START Dataset excerpts

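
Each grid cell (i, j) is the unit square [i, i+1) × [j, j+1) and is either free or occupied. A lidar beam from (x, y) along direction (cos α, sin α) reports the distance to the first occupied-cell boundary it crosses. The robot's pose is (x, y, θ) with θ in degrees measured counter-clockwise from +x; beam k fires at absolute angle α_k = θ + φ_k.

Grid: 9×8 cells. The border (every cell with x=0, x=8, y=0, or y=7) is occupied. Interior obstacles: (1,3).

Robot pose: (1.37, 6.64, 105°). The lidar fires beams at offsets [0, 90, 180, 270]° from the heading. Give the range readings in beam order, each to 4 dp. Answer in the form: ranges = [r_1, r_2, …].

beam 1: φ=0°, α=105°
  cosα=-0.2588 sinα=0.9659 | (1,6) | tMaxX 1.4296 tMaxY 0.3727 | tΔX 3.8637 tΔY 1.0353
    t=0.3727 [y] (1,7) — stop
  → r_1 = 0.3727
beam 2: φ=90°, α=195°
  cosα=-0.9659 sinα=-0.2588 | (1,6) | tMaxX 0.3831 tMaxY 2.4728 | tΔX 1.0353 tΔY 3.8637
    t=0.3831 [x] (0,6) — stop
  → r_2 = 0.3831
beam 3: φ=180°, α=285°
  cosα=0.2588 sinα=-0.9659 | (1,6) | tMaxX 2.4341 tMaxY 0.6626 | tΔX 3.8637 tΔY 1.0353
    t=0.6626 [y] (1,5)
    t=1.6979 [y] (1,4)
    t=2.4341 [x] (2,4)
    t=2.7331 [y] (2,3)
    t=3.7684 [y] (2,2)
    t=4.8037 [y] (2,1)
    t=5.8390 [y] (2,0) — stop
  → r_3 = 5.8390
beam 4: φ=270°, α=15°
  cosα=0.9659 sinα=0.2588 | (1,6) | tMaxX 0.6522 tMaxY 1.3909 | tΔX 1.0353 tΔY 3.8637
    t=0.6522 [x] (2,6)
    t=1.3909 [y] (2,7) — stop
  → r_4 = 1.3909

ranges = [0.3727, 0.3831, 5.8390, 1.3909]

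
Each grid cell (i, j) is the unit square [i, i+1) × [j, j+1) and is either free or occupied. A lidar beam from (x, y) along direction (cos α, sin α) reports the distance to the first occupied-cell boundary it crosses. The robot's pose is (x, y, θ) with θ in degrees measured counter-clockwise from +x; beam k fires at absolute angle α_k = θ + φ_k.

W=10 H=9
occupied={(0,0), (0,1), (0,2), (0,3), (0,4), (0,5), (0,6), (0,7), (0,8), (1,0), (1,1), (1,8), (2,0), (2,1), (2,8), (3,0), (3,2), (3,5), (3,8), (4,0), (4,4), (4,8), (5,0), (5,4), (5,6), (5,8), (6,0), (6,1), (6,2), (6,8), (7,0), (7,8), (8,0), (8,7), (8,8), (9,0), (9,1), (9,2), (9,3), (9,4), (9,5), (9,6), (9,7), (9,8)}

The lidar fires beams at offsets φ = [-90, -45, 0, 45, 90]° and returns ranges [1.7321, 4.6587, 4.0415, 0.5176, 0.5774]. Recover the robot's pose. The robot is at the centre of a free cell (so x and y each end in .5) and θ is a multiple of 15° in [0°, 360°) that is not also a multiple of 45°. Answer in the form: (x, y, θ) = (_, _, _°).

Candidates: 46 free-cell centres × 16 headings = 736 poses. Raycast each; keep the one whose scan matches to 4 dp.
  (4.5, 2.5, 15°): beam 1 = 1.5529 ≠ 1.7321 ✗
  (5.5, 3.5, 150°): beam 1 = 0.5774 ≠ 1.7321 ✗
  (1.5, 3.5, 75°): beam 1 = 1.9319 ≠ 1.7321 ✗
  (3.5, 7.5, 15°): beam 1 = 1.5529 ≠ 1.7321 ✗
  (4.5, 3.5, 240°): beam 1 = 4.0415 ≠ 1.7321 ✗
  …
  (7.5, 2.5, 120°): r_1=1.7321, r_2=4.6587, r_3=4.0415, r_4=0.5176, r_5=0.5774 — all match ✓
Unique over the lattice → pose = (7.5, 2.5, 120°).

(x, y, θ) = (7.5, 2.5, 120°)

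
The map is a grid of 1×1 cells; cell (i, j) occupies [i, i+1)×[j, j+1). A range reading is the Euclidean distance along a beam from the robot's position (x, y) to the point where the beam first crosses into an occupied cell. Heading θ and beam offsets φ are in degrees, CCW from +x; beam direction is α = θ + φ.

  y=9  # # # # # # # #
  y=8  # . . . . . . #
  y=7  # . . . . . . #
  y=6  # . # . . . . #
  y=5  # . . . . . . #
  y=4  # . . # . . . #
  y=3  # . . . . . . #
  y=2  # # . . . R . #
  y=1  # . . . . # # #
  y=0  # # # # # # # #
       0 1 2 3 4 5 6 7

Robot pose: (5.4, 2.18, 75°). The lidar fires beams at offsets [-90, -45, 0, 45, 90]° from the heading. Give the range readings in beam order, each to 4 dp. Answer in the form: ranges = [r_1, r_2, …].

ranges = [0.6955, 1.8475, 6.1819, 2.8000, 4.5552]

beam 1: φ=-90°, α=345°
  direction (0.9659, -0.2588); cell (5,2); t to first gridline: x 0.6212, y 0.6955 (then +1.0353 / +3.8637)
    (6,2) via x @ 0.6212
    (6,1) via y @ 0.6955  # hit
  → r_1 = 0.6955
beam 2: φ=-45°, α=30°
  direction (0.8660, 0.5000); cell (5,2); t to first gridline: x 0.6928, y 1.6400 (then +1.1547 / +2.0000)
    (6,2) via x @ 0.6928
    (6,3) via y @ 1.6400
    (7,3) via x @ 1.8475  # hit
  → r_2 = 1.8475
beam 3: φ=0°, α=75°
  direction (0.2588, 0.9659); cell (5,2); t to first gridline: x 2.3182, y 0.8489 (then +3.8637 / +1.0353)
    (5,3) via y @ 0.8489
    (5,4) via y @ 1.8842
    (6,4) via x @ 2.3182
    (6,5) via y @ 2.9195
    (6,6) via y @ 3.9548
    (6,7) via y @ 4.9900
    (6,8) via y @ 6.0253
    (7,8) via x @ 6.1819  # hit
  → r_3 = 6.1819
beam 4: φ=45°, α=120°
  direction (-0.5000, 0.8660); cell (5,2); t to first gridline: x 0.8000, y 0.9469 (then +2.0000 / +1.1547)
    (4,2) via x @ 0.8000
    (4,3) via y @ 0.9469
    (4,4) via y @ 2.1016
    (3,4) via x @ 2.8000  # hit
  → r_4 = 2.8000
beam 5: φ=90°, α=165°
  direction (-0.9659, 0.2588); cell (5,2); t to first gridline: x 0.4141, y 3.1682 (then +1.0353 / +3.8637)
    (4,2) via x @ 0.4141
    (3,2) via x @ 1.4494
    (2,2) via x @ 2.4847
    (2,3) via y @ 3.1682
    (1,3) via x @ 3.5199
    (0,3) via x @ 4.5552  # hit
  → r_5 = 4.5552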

END Dataset excerpts

__Exercise objective__: Transcribe each entry exactly as it appears.

__Answer below__:
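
Each grid cell (i, j) is the unit square [i, i+1) × [j, j+1) and is either free or occupied. A lidar beam from (x, y) along direction (cos α, sin α) reports the distance to the first occupied-cell boundary it crosses. The robot's pose is (x, y, θ) with θ in degrees measured counter-clockwise from +x; beam k fires at absolute angle α_k = θ + φ_k.

Grid: 9×8 cells. The border (every cell with x=0, x=8, y=0, or y=7) is occupied. Interior obstacles: (1,3).

Robot pose: (1.37, 6.64, 105°). The lidar fires beams at offsets [0, 90, 180, 270]° from the heading. Give the range readings in beam order, each to 4 dp. Answer in the form: ranges = [r_1, r_2, …].

beam 1: φ=0°, α=105°
  cosα=-0.2588 sinα=0.9659 | (1,6) | tMaxX 1.4296 tMaxY 0.3727 | tΔX 3.8637 tΔY 1.0353
    t=0.3727 [y] (1,7) — stop
  → r_1 = 0.3727
beam 2: φ=90°, α=195°
  cosα=-0.9659 sinα=-0.2588 | (1,6) | tMaxX 0.3831 tMaxY 2.4728 | tΔX 1.0353 tΔY 3.8637
    t=0.3831 [x] (0,6) — stop
  → r_2 = 0.3831
beam 3: φ=180°, α=285°
  cosα=0.2588 sinα=-0.9659 | (1,6) | tMaxX 2.4341 tMaxY 0.6626 | tΔX 3.8637 tΔY 1.0353
    t=0.6626 [y] (1,5)
    t=1.6979 [y] (1,4)
    t=2.4341 [x] (2,4)
    t=2.7331 [y] (2,3)
    t=3.7684 [y] (2,2)
    t=4.8037 [y] (2,1)
    t=5.8390 [y] (2,0) — stop
  → r_3 = 5.8390
beam 4: φ=270°, α=15°
  cosα=0.9659 sinα=0.2588 | (1,6) | tMaxX 0.6522 tMaxY 1.3909 | tΔX 1.0353 tΔY 3.8637
    t=0.6522 [x] (2,6)
    t=1.3909 [y] (2,7) — stop
  → r_4 = 1.3909

ranges = [0.3727, 0.3831, 5.8390, 1.3909]

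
Each grid cell (i, j) is the unit square [i, i+1) × [j, j+1) and is either free or occupied. A lidar beam from (x, y) along direction (cos α, sin α) reports the distance to the first occupied-cell boundary it crosses. The robot's pose is (x, y, θ) with θ in degrees measured counter-clockwise from +x; beam k fires at absolute angle α_k = θ + φ_k.

W=10 H=9
occupied={(0,0), (0,1), (0,2), (0,3), (0,4), (0,5), (0,6), (0,7), (0,8), (1,0), (1,1), (1,8), (2,0), (2,1), (2,8), (3,0), (3,2), (3,5), (3,8), (4,0), (4,4), (4,8), (5,0), (5,4), (5,6), (5,8), (6,0), (6,1), (6,2), (6,8), (7,0), (7,8), (8,0), (8,7), (8,8), (9,0), (9,1), (9,2), (9,3), (9,4), (9,5), (9,6), (9,7), (9,8)}

The lidar fires beams at offsets φ = [-90, -45, 0, 45, 90]° and returns ranges [1.7321, 4.6587, 4.0415, 0.5176, 0.5774]. Recover the robot's pose. The robot is at the centre of a free cell (so x and y each end in .5) and θ is a multiple of 15° in [0°, 360°) that is not also a multiple of 45°. Answer in the form: (x, y, θ) = (_, _, _°).

Candidates: 46 free-cell centres × 16 headings = 736 poses. Raycast each; keep the one whose scan matches to 4 dp.
  (4.5, 2.5, 15°): beam 1 = 1.5529 ≠ 1.7321 ✗
  (5.5, 3.5, 150°): beam 1 = 0.5774 ≠ 1.7321 ✗
  (1.5, 3.5, 75°): beam 1 = 1.9319 ≠ 1.7321 ✗
  (3.5, 7.5, 15°): beam 1 = 1.5529 ≠ 1.7321 ✗
  (4.5, 3.5, 240°): beam 1 = 4.0415 ≠ 1.7321 ✗
  …
  (7.5, 2.5, 120°): r_1=1.7321, r_2=4.6587, r_3=4.0415, r_4=0.5176, r_5=0.5774 — all match ✓
Unique over the lattice → pose = (7.5, 2.5, 120°).

(x, y, θ) = (7.5, 2.5, 120°)

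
The map is a grid of 1×1 cells; cell (i, j) occupies [i, i+1)×[j, j+1). A range reading is the Euclidean distance along a beam from the robot's position (x, y) to the point where the beam first crosses into an occupied cell. Heading θ and beam offsets φ are in degrees, CCW from +x; beam direction is α = θ + φ.

  y=9  # # # # # # # #
  y=8  # . . . . . . #
  y=7  # . . . . . . #
  y=6  # . # . . . . #
  y=5  # . . . . . . #
  y=4  # . . # . . . #
  y=3  # . . . . . . #
  y=2  # # . . . R . #
  y=1  # . . . . # # #
  y=0  # # # # # # # #
       0 1 2 3 4 5 6 7

Robot pose: (5.4, 2.18, 75°). The lidar fires beams at offsets [-90, -45, 0, 45, 90]° from the heading. Give the range readings in beam order, each to 4 dp. Answer in the form: ranges = [r_1, r_2, …].

ranges = [0.6955, 1.8475, 6.1819, 2.8000, 4.5552]

beam 1: φ=-90°, α=345°
  direction (0.9659, -0.2588); cell (5,2); t to first gridline: x 0.6212, y 0.6955 (then +1.0353 / +3.8637)
    (6,2) via x @ 0.6212
    (6,1) via y @ 0.6955  # hit
  → r_1 = 0.6955
beam 2: φ=-45°, α=30°
  direction (0.8660, 0.5000); cell (5,2); t to first gridline: x 0.6928, y 1.6400 (then +1.1547 / +2.0000)
    (6,2) via x @ 0.6928
    (6,3) via y @ 1.6400
    (7,3) via x @ 1.8475  # hit
  → r_2 = 1.8475
beam 3: φ=0°, α=75°
  direction (0.2588, 0.9659); cell (5,2); t to first gridline: x 2.3182, y 0.8489 (then +3.8637 / +1.0353)
    (5,3) via y @ 0.8489
    (5,4) via y @ 1.8842
    (6,4) via x @ 2.3182
    (6,5) via y @ 2.9195
    (6,6) via y @ 3.9548
    (6,7) via y @ 4.9900
    (6,8) via y @ 6.0253
    (7,8) via x @ 6.1819  # hit
  → r_3 = 6.1819
beam 4: φ=45°, α=120°
  direction (-0.5000, 0.8660); cell (5,2); t to first gridline: x 0.8000, y 0.9469 (then +2.0000 / +1.1547)
    (4,2) via x @ 0.8000
    (4,3) via y @ 0.9469
    (4,4) via y @ 2.1016
    (3,4) via x @ 2.8000  # hit
  → r_4 = 2.8000
beam 5: φ=90°, α=165°
  direction (-0.9659, 0.2588); cell (5,2); t to first gridline: x 0.4141, y 3.1682 (then +1.0353 / +3.8637)
    (4,2) via x @ 0.4141
    (3,2) via x @ 1.4494
    (2,2) via x @ 2.4847
    (2,3) via y @ 3.1682
    (1,3) via x @ 3.5199
    (0,3) via x @ 4.5552  # hit
  → r_5 = 4.5552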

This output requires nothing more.